§ Available data:
◇ ◇ ◇ ◇ ◇

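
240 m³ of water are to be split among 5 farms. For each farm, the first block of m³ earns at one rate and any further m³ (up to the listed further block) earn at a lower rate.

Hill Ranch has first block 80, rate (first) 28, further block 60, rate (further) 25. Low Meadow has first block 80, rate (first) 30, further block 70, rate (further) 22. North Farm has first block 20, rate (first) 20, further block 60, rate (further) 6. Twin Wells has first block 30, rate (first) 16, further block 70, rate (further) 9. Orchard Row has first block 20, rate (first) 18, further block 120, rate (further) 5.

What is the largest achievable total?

6580

Treat each block as its own option and order by rate: Low Meadow/tier1 30 > Hill Ranch/tier1 28 > Hill Ranch/tier2 25 > Low Meadow/tier2 22 > North Farm/tier1 20 > Orchard Row/tier1 18 > Twin Wells/tier1 16 > Twin Wells/tier2 9 > North Farm/tier2 6 > Orchard Row/tier2 5.
Low Meadow/tier1 (30): +80 ; 160 left.
Hill Ranch tier1 at 28: fill all 80 ; 80 left.
Fill Hill Ranch tier2 block (60 at 25) ; 20 left.
Low Meadow tier2 at 22: only 20 left, fill 20.
Total = 30×80 + 28×80 + 25×60 + 22×20 = 6580.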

◇ ◇ ◇ ◇ ◇

§ What needs to be done: Report how many lines in the entries hold the string "further". Nothing but the number is wanted.

§ Your response: 2